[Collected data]

——————————

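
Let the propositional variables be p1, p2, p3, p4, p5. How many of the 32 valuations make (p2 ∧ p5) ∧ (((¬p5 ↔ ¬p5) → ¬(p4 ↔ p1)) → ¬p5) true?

4

Initial set: {((p2 ∧ p5) ∧ (((¬p5 ↔ ¬p5) → ¬(p4 ↔ p1)) → ¬p5))}.
((p2 ∧ p5) ∧ (((¬p5 ↔ ¬p5) → ¬(p4 ↔ p1)) → ¬p5)): α-rule — add (p2 ∧ p5), (((¬p5 ↔ ¬p5) → ¬(p4 ↔ p1)) → ¬p5).
(p2 ∧ p5): α-rule — add p2, p5.
(((¬p5 ↔ ¬p5) → ¬(p4 ↔ p1)) → ¬p5): β-rule — branch into ¬((¬p5 ↔ ¬p5) → ¬(p4 ↔ p1))  //  ¬p5.
  branch 1 (add ¬((¬p5 ↔ ¬p5) → ¬(p4 ↔ p1))):
    ¬((¬p5 ↔ ¬p5) → ¬(p4 ↔ p1)): α-rule — add (¬p5 ↔ ¬p5), ¬¬(p4 ↔ p1).
    (¬p5 ↔ ¬p5): β-rule — branch into ¬p5, ¬p5  //  ¬¬p5, ¬¬p5.
      branch 1.1 (add ¬p5, ¬p5):
        × closes — contains both p5 and ¬p5.
      branch 1.2 (add ¬¬p5, ¬¬p5):
        ¬¬(p4 ↔ p1): β-rule — branch into p4, p1  //  ¬p4, ¬p1.
          branch 1.2.1 (add p4, p1):
            ○ open, literals {p1=1, p2=1, p4=1, p5=1}.
          branch 1.2.2 (add ¬p4, ¬p1):
            ○ open, literals {p1=0, p2=1, p4=0, p5=1}.
  branch 2 (add ¬p5):
    × closes — contains both p5 and ¬p5.
2 branches closed, 2 open.
Each open branch fixes some atoms; the unmentioned ones are free. Counting distinct full assignments: branch {p1=1, p2=1, p4=1, p5=1} (p3) contributes 2 new; branch {p1=0, p2=1, p4=0, p5=1} (p3) contributes 2 new. Total: 4.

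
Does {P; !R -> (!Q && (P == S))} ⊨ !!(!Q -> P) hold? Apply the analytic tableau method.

Yes

Initial set: {P; (!R -> (!Q && (P == S))); !!!(!Q -> P)}.
!!!(!Q -> P): drop double negation, giving !(!Q -> P).
!(!Q -> P): α-rule — add !Q, !P.
× closes — contains both P and !P.
All 1 branch closes.
Every branch closed, so the premises entail the conclusion.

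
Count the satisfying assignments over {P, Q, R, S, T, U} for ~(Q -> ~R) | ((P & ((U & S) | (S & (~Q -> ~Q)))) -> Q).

56

Initial set: {(~(Q -> ~R) | ((P & ((U & S) | (S & (~Q -> ~Q)))) -> Q))}.
(~(Q -> ~R) | ((P & ((U & S) | (S & (~Q -> ~Q)))) -> Q)): β-rule — branch into ~(Q -> ~R)  //  ((P & ((U & S) | (S & (~Q -> ~Q)))) -> Q).
  branch 1 (add ~(Q -> ~R)):
    ~(Q -> ~R): α-rule — add Q, ~~R.
    ○ open, literals {Q=true, R=true}.
  branch 2 (add ((P & ((U & S) | (S & (~Q -> ~Q)))) -> Q)):
    ((P & ((U & S) | (S & (~Q -> ~Q)))) -> Q): β-rule — branch into ~(P & ((U & S) | (S & (~Q -> ~Q))))  //  Q.
      branch 2.1 (add ~(P & ((U & S) | (S & (~Q -> ~Q))))):
        ~(P & ((U & S) | (S & (~Q -> ~Q)))): β-rule — branch into ~P  //  ~((U & S) | (S & (~Q -> ~Q))).
          branch 2.1.1 (add ~P):
            ○ open, literals {P=false}.
          branch 2.1.2 (add ~((U & S) | (S & (~Q -> ~Q)))):
            ~((U & S) | (S & (~Q -> ~Q))): α-rule — add ~(U & S), ~(S & (~Q -> ~Q)).
            ~(U & S): β-rule — branch into ~U  //  ~S.
              branch 2.1.2.1 (add ~U):
                ~(S & (~Q -> ~Q)): β-rule — branch into ~S  //  ~(~Q -> ~Q).
                  branch 2.1.2.1.1 (add ~S):
                    ○ open, literals {S=false, U=false}.
                  branch 2.1.2.1.2 (add ~(~Q -> ~Q)):
                    ~(~Q -> ~Q): α-rule — add ~Q, ~~Q.
                    × closes — contains both Q and ~Q.
              branch 2.1.2.2 (add ~S):
                ~(S & (~Q -> ~Q)): β-rule — branch into ~S  //  ~(~Q -> ~Q).
                  branch 2.1.2.2.1 (add ~S):
                    ○ open, literals {S=false}.
                  branch 2.1.2.2.2 (add ~(~Q -> ~Q)):
                    ~(~Q -> ~Q): α-rule — add ~Q, ~~Q.
                    × closes — contains both Q and ~Q.
      branch 2.2 (add Q):
        ○ open, literals {Q=true}.
2 branches closed, 5 open.
Each open branch fixes some atoms; the unmentioned ones are free. Counting distinct full assignments: branch {Q=true, R=true} (P, S, T, U) contributes 16 new; branch {P=false} (Q, R, S, T, U) contributes 24 new; branch {S=false, U=false} (P, Q, R, T) contributes 6 new; branch {S=false} (P, Q, R, T, U) contributes 6 new; branch {Q=true} (P, R, S, T, U) contributes 4 new. Total: 56.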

——————————

What is expected
Make a verbatim copy of every entry shown above.

Solution below
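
Let the propositional variables be p1, p2, p3, p4, p5. How many of the 32 valuations make (p2 ∧ p5) ∧ (((¬p5 ↔ ¬p5) → ¬(p4 ↔ p1)) → ¬p5) true?

4

Initial set: {((p2 ∧ p5) ∧ (((¬p5 ↔ ¬p5) → ¬(p4 ↔ p1)) → ¬p5))}.
((p2 ∧ p5) ∧ (((¬p5 ↔ ¬p5) → ¬(p4 ↔ p1)) → ¬p5)): α-rule — add (p2 ∧ p5), (((¬p5 ↔ ¬p5) → ¬(p4 ↔ p1)) → ¬p5).
(p2 ∧ p5): α-rule — add p2, p5.
(((¬p5 ↔ ¬p5) → ¬(p4 ↔ p1)) → ¬p5): β-rule — branch into ¬((¬p5 ↔ ¬p5) → ¬(p4 ↔ p1))  //  ¬p5.
  branch 1 (add ¬((¬p5 ↔ ¬p5) → ¬(p4 ↔ p1))):
    ¬((¬p5 ↔ ¬p5) → ¬(p4 ↔ p1)): α-rule — add (¬p5 ↔ ¬p5), ¬¬(p4 ↔ p1).
    (¬p5 ↔ ¬p5): β-rule — branch into ¬p5, ¬p5  //  ¬¬p5, ¬¬p5.
      branch 1.1 (add ¬p5, ¬p5):
        × closes — contains both p5 and ¬p5.
      branch 1.2 (add ¬¬p5, ¬¬p5):
        ¬¬(p4 ↔ p1): β-rule — branch into p4, p1  //  ¬p4, ¬p1.
          branch 1.2.1 (add p4, p1):
            ○ open, literals {p1=1, p2=1, p4=1, p5=1}.
          branch 1.2.2 (add ¬p4, ¬p1):
            ○ open, literals {p1=0, p2=1, p4=0, p5=1}.
  branch 2 (add ¬p5):
    × closes — contains both p5 and ¬p5.
2 branches closed, 2 open.
Each open branch fixes some atoms; the unmentioned ones are free. Counting distinct full assignments: branch {p1=1, p2=1, p4=1, p5=1} (p3) contributes 2 new; branch {p1=0, p2=1, p4=0, p5=1} (p3) contributes 2 new. Total: 4.

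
Does {P; !R -> (!Q && (P == S))} ⊨ !!(!Q -> P) hold? Apply the analytic tableau method.

Yes

Initial set: {P; (!R -> (!Q && (P == S))); !!!(!Q -> P)}.
!!!(!Q -> P): drop double negation, giving !(!Q -> P).
!(!Q -> P): α-rule — add !Q, !P.
× closes — contains both P and !P.
All 1 branch closes.
Every branch closed, so the premises entail the conclusion.

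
Count the satisfying assignments over {P, Q, R, S, T, U} for ~(Q -> ~R) | ((P & ((U & S) | (S & (~Q -> ~Q)))) -> Q).

56

Initial set: {(~(Q -> ~R) | ((P & ((U & S) | (S & (~Q -> ~Q)))) -> Q))}.
(~(Q -> ~R) | ((P & ((U & S) | (S & (~Q -> ~Q)))) -> Q)): β-rule — branch into ~(Q -> ~R)  //  ((P & ((U & S) | (S & (~Q -> ~Q)))) -> Q).
  branch 1 (add ~(Q -> ~R)):
    ~(Q -> ~R): α-rule — add Q, ~~R.
    ○ open, literals {Q=true, R=true}.
  branch 2 (add ((P & ((U & S) | (S & (~Q -> ~Q)))) -> Q)):
    ((P & ((U & S) | (S & (~Q -> ~Q)))) -> Q): β-rule — branch into ~(P & ((U & S) | (S & (~Q -> ~Q))))  //  Q.
      branch 2.1 (add ~(P & ((U & S) | (S & (~Q -> ~Q))))):
        ~(P & ((U & S) | (S & (~Q -> ~Q)))): β-rule — branch into ~P  //  ~((U & S) | (S & (~Q -> ~Q))).
          branch 2.1.1 (add ~P):
            ○ open, literals {P=false}.
          branch 2.1.2 (add ~((U & S) | (S & (~Q -> ~Q)))):
            ~((U & S) | (S & (~Q -> ~Q))): α-rule — add ~(U & S), ~(S & (~Q -> ~Q)).
            ~(U & S): β-rule — branch into ~U  //  ~S.
              branch 2.1.2.1 (add ~U):
                ~(S & (~Q -> ~Q)): β-rule — branch into ~S  //  ~(~Q -> ~Q).
                  branch 2.1.2.1.1 (add ~S):
                    ○ open, literals {S=false, U=false}.
                  branch 2.1.2.1.2 (add ~(~Q -> ~Q)):
                    ~(~Q -> ~Q): α-rule — add ~Q, ~~Q.
                    × closes — contains both Q and ~Q.
              branch 2.1.2.2 (add ~S):
                ~(S & (~Q -> ~Q)): β-rule — branch into ~S  //  ~(~Q -> ~Q).
                  branch 2.1.2.2.1 (add ~S):
                    ○ open, literals {S=false}.
                  branch 2.1.2.2.2 (add ~(~Q -> ~Q)):
                    ~(~Q -> ~Q): α-rule — add ~Q, ~~Q.
                    × closes — contains both Q and ~Q.
      branch 2.2 (add Q):
        ○ open, literals {Q=true}.
2 branches closed, 5 open.
Each open branch fixes some atoms; the unmentioned ones are free. Counting distinct full assignments: branch {Q=true, R=true} (P, S, T, U) contributes 16 new; branch {P=false} (Q, R, S, T, U) contributes 24 new; branch {S=false, U=false} (P, Q, R, T) contributes 6 new; branch {S=false} (P, Q, R, T, U) contributes 6 new; branch {Q=true} (P, R, S, T, U) contributes 4 new. Total: 56.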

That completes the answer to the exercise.